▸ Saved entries
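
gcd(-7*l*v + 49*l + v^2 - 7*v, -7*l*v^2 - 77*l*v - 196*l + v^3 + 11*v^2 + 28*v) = -7*l + v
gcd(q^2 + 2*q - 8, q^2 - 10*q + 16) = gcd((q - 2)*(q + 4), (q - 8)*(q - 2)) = q - 2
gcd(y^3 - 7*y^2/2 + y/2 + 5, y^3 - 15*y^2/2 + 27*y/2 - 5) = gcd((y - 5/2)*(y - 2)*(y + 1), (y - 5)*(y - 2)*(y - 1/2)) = y - 2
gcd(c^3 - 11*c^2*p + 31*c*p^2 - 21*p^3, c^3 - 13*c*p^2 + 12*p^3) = c^2 - 4*c*p + 3*p^2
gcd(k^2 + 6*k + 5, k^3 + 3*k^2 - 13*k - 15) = k^2 + 6*k + 5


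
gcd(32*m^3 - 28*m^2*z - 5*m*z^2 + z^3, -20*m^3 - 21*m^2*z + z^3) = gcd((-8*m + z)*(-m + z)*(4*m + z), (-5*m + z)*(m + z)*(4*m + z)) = 4*m + z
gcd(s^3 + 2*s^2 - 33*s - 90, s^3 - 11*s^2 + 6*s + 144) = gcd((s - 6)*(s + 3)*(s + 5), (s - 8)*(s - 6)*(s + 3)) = s^2 - 3*s - 18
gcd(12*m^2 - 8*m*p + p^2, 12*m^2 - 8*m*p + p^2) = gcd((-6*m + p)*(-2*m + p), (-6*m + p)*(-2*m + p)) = 12*m^2 - 8*m*p + p^2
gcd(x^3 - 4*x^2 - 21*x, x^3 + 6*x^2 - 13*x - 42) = 1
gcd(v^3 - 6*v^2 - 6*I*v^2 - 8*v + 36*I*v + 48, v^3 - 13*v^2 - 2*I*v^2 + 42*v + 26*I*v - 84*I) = v^2 + v*(-6 - 2*I) + 12*I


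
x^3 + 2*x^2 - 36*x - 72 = (x - 6)*(x + 2)*(x + 6)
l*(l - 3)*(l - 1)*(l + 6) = l^4 + 2*l^3 - 21*l^2 + 18*l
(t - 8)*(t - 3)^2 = t^3 - 14*t^2 + 57*t - 72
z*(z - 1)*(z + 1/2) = z^3 - z^2/2 - z/2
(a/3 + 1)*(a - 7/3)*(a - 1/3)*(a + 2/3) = a^4/3 + a^3/3 - 7*a^2/3 - 67*a/81 + 14/27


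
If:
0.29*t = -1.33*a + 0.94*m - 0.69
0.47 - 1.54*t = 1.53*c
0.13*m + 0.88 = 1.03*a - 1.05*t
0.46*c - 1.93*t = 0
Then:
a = 1.23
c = 0.25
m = 2.49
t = 0.06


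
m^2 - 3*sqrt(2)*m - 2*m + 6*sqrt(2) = (m - 2)*(m - 3*sqrt(2))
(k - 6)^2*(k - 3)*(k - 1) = k^4 - 16*k^3 + 87*k^2 - 180*k + 108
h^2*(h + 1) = h^3 + h^2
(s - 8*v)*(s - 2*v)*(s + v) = s^3 - 9*s^2*v + 6*s*v^2 + 16*v^3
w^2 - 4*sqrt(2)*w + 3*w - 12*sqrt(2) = (w + 3)*(w - 4*sqrt(2))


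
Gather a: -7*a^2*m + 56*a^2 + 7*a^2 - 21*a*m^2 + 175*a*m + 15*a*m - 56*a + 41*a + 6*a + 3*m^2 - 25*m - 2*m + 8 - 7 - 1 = a^2*(63 - 7*m) + a*(-21*m^2 + 190*m - 9) + 3*m^2 - 27*m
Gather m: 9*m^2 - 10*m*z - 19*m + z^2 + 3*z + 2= 9*m^2 + m*(-10*z - 19) + z^2 + 3*z + 2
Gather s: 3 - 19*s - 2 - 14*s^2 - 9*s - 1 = -14*s^2 - 28*s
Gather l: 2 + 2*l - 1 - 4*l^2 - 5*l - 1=-4*l^2 - 3*l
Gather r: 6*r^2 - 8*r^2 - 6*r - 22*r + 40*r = -2*r^2 + 12*r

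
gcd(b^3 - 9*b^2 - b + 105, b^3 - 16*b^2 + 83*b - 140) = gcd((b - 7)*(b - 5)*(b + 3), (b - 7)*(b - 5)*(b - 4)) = b^2 - 12*b + 35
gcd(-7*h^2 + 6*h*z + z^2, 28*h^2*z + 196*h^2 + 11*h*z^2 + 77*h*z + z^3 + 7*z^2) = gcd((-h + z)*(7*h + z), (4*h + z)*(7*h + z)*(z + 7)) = 7*h + z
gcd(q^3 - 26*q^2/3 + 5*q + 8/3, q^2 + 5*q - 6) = q - 1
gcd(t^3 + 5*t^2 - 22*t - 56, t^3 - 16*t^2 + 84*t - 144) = t - 4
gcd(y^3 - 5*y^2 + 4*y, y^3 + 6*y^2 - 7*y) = y^2 - y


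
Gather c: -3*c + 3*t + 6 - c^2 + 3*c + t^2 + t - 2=-c^2 + t^2 + 4*t + 4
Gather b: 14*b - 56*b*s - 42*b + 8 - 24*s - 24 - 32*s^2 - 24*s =b*(-56*s - 28) - 32*s^2 - 48*s - 16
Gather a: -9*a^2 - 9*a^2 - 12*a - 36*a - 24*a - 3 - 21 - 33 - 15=-18*a^2 - 72*a - 72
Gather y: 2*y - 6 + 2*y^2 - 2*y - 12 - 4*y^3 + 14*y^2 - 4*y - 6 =-4*y^3 + 16*y^2 - 4*y - 24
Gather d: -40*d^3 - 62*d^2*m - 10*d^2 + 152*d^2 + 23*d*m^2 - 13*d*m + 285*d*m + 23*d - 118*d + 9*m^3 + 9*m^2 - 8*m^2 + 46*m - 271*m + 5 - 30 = -40*d^3 + d^2*(142 - 62*m) + d*(23*m^2 + 272*m - 95) + 9*m^3 + m^2 - 225*m - 25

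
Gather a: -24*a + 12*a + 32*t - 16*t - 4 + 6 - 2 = -12*a + 16*t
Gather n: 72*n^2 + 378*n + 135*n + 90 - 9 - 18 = 72*n^2 + 513*n + 63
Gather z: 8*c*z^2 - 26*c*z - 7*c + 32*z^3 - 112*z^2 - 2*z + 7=-7*c + 32*z^3 + z^2*(8*c - 112) + z*(-26*c - 2) + 7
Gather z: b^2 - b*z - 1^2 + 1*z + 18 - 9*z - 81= b^2 + z*(-b - 8) - 64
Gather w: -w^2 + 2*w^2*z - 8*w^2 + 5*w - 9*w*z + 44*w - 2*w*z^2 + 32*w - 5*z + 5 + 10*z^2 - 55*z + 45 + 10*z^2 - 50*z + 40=w^2*(2*z - 9) + w*(-2*z^2 - 9*z + 81) + 20*z^2 - 110*z + 90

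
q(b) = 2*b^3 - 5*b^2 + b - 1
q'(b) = 6*b^2 - 10*b + 1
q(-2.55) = -69.23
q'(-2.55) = 65.52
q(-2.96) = -99.64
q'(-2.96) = 83.17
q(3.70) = 35.56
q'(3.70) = 46.14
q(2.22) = -1.54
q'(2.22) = 8.37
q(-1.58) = -22.95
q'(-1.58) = 31.78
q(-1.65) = -25.25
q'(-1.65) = 33.84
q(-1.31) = -15.39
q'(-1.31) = 24.40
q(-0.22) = -1.48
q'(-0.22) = 3.49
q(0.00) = -1.00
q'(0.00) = 1.00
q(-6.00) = -619.00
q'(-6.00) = 277.00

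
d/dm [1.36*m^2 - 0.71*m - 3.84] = 2.72*m - 0.71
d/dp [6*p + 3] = 6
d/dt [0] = 0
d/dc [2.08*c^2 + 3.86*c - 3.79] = 4.16*c + 3.86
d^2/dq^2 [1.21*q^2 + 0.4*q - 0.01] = 2.42000000000000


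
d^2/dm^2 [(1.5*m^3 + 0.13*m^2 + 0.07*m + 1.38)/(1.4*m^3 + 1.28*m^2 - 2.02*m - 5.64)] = (-7.105427357601e-15*m^7 - 4.86639999999997*m^6 + 26.2752*m^5 + 177.54408*m^4 + 89.1344319999999*m^3 + 104.948928*m^2 + 333.288576*m + 37.8624)/(2.744*m^9 + 7.5264*m^8 - 4.99632*m^7 - 52.785088*m^6 - 53.432304*m^5 + 83.646528*m^4 + 212.854616*m^3 + 53.108496*m^2 - 192.766176*m - 179.406144)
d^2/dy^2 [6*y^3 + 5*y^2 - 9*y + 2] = 36*y + 10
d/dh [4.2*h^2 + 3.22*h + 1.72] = 8.4*h + 3.22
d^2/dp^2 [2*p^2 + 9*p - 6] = 4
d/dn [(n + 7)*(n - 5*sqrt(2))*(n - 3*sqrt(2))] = 3*n^2 - 16*sqrt(2)*n + 14*n - 56*sqrt(2) + 30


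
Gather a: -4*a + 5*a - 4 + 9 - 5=a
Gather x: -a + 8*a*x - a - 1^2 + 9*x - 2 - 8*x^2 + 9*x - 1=-2*a - 8*x^2 + x*(8*a + 18) - 4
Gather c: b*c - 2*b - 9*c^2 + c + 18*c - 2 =-2*b - 9*c^2 + c*(b + 19) - 2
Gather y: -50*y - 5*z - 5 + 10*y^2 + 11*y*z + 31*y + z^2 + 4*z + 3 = 10*y^2 + y*(11*z - 19) + z^2 - z - 2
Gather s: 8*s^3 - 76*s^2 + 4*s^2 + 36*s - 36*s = 8*s^3 - 72*s^2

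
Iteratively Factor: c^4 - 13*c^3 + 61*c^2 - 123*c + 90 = (c - 5)*(c^3 - 8*c^2 + 21*c - 18) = (c - 5)*(c - 3)*(c^2 - 5*c + 6) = (c - 5)*(c - 3)*(c - 2)*(c - 3)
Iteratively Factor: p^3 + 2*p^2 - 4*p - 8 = (p + 2)*(p^2 - 4) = (p + 2)^2*(p - 2)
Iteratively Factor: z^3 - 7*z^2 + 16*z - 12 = (z - 2)*(z^2 - 5*z + 6) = (z - 3)*(z - 2)*(z - 2)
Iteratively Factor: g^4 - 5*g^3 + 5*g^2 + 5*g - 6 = (g - 1)*(g^3 - 4*g^2 + g + 6) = (g - 2)*(g - 1)*(g^2 - 2*g - 3) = (g - 2)*(g - 1)*(g + 1)*(g - 3)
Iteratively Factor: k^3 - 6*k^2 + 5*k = (k - 5)*(k^2 - k) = (k - 5)*(k - 1)*(k)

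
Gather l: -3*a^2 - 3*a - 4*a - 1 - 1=-3*a^2 - 7*a - 2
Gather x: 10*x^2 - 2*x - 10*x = 10*x^2 - 12*x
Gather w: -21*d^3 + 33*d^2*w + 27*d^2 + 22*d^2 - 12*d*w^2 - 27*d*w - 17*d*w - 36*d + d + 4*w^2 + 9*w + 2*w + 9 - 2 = -21*d^3 + 49*d^2 - 35*d + w^2*(4 - 12*d) + w*(33*d^2 - 44*d + 11) + 7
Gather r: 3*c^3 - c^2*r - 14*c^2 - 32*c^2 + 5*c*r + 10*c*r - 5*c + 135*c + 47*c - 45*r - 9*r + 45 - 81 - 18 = 3*c^3 - 46*c^2 + 177*c + r*(-c^2 + 15*c - 54) - 54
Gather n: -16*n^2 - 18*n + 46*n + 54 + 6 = -16*n^2 + 28*n + 60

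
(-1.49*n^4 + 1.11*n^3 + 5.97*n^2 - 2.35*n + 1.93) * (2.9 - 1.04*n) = 1.5496*n^5 - 5.4754*n^4 - 2.9898*n^3 + 19.757*n^2 - 8.8222*n + 5.597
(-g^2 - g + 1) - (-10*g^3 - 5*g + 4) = 10*g^3 - g^2 + 4*g - 3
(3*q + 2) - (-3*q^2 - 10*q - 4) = 3*q^2 + 13*q + 6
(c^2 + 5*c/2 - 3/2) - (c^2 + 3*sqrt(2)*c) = -3*sqrt(2)*c + 5*c/2 - 3/2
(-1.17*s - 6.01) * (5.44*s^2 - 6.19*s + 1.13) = -6.3648*s^3 - 25.4521*s^2 + 35.8798*s - 6.7913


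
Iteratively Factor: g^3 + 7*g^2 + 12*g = (g + 3)*(g^2 + 4*g) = g*(g + 3)*(g + 4)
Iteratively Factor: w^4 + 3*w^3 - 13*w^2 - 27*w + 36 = (w - 3)*(w^3 + 6*w^2 + 5*w - 12) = (w - 3)*(w + 4)*(w^2 + 2*w - 3) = (w - 3)*(w + 3)*(w + 4)*(w - 1)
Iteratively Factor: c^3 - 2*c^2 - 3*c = (c - 3)*(c^2 + c) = c*(c - 3)*(c + 1)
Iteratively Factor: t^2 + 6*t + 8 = (t + 2)*(t + 4)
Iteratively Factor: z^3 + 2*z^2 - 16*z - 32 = (z + 4)*(z^2 - 2*z - 8) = (z + 2)*(z + 4)*(z - 4)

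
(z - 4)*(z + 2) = z^2 - 2*z - 8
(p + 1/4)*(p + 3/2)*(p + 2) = p^3 + 15*p^2/4 + 31*p/8 + 3/4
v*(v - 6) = v^2 - 6*v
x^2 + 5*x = x*(x + 5)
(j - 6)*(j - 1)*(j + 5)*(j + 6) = j^4 + 4*j^3 - 41*j^2 - 144*j + 180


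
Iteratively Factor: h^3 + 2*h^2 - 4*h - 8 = (h + 2)*(h^2 - 4) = (h + 2)^2*(h - 2)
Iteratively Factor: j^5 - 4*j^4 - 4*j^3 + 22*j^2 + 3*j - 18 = (j - 3)*(j^4 - j^3 - 7*j^2 + j + 6) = (j - 3)*(j + 1)*(j^3 - 2*j^2 - 5*j + 6) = (j - 3)^2*(j + 1)*(j^2 + j - 2) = (j - 3)^2*(j - 1)*(j + 1)*(j + 2)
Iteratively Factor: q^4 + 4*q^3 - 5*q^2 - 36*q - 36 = (q + 2)*(q^3 + 2*q^2 - 9*q - 18) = (q - 3)*(q + 2)*(q^2 + 5*q + 6) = (q - 3)*(q + 2)*(q + 3)*(q + 2)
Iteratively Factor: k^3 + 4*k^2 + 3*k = (k + 1)*(k^2 + 3*k) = (k + 1)*(k + 3)*(k)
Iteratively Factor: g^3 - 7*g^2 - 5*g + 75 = (g - 5)*(g^2 - 2*g - 15) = (g - 5)*(g + 3)*(g - 5)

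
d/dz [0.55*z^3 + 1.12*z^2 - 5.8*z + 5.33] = 1.65*z^2 + 2.24*z - 5.8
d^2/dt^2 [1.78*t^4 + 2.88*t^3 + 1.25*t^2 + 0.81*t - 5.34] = 21.36*t^2 + 17.28*t + 2.5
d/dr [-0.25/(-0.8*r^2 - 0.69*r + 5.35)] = (-0.4*r - 0.1725)/(0.8*r^2 + 0.69*r - 5.35)^2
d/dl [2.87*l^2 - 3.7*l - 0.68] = 5.74*l - 3.7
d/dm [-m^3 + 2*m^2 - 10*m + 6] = -3*m^2 + 4*m - 10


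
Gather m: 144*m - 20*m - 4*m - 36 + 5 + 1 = 120*m - 30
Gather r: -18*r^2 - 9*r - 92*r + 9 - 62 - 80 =-18*r^2 - 101*r - 133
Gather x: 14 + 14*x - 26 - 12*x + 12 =2*x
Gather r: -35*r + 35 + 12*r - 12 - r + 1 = 24 - 24*r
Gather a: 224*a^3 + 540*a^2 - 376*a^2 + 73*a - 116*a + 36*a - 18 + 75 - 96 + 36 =224*a^3 + 164*a^2 - 7*a - 3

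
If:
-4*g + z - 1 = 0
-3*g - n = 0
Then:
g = z/4 - 1/4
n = 3/4 - 3*z/4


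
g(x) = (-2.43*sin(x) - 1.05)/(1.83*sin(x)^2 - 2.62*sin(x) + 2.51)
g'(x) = (-3.66*sin(x)*cos(x) + 2.62*cos(x))*(-2.43*sin(x) - 1.05)/(1.83*sin(x)^2 - 2.62*sin(x) + 2.51)^2 - 2.43*cos(x)/(1.83*sin(x)^2 - 2.62*sin(x) + 2.51) = (4.4469*sin(x)^2 + 3.843*sin(x) - 8.8503)*cos(x)/(3.3489*sin(x)^4 - 9.5892*sin(x)^3 + 16.051*sin(x)^2 - 13.1524*sin(x) + 6.3001)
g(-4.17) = -1.95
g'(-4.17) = 0.46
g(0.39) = -1.11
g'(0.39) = -1.97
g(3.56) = -0.02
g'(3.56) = 0.59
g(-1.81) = 0.19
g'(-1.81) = 0.04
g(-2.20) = 0.16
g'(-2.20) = 0.16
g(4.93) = 0.19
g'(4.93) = -0.04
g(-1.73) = 0.20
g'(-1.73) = 0.03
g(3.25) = -0.28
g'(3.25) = 1.16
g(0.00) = -0.42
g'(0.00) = -1.40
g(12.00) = 0.06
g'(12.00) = -0.41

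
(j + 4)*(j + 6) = j^2 + 10*j + 24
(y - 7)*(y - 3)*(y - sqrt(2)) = y^3 - 10*y^2 - sqrt(2)*y^2 + 10*sqrt(2)*y + 21*y - 21*sqrt(2)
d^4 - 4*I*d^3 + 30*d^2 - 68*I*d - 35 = (d - 7*I)*(d - I)^2*(d + 5*I)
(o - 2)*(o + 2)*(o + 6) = o^3 + 6*o^2 - 4*o - 24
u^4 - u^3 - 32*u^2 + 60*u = u*(u - 5)*(u - 2)*(u + 6)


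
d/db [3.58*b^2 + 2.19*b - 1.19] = 7.16*b + 2.19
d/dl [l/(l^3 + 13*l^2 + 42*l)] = -(2*l + 13)/(l^2 + 13*l + 42)^2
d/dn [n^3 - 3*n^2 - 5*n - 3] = 3*n^2 - 6*n - 5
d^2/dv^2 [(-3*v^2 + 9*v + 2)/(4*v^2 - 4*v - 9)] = 2*(96*v^3 - 228*v^2 + 876*v - 463)/(64*v^6 - 192*v^5 - 240*v^4 + 800*v^3 + 540*v^2 - 972*v - 729)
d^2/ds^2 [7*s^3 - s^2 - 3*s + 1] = 42*s - 2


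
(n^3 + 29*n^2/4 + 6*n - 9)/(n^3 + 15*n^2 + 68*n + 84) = (n - 3/4)/(n + 7)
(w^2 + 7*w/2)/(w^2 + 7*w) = (w + 7/2)/(w + 7)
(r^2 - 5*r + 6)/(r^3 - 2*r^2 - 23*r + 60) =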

▸ YOUR OBJECTIVE
Look through the entries and return every line where "sqrt" appears.

▸ SOLUTION TO THIS TASK
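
m^2 - 3*sqrt(2)*m - 2*m + 6*sqrt(2) = (m - 2)*(m - 3*sqrt(2))
w^2 - 4*sqrt(2)*w + 3*w - 12*sqrt(2) = (w + 3)*(w - 4*sqrt(2))
d/dn [(n + 7)*(n - 5*sqrt(2))*(n - 3*sqrt(2))] = 3*n^2 - 16*sqrt(2)*n + 14*n - 56*sqrt(2) + 30
(c^2 + 5*c/2 - 3/2) - (c^2 + 3*sqrt(2)*c) = -3*sqrt(2)*c + 5*c/2 - 3/2
(y - 7)*(y - 3)*(y - sqrt(2)) = y^3 - 10*y^2 - sqrt(2)*y^2 + 10*sqrt(2)*y + 21*y - 21*sqrt(2)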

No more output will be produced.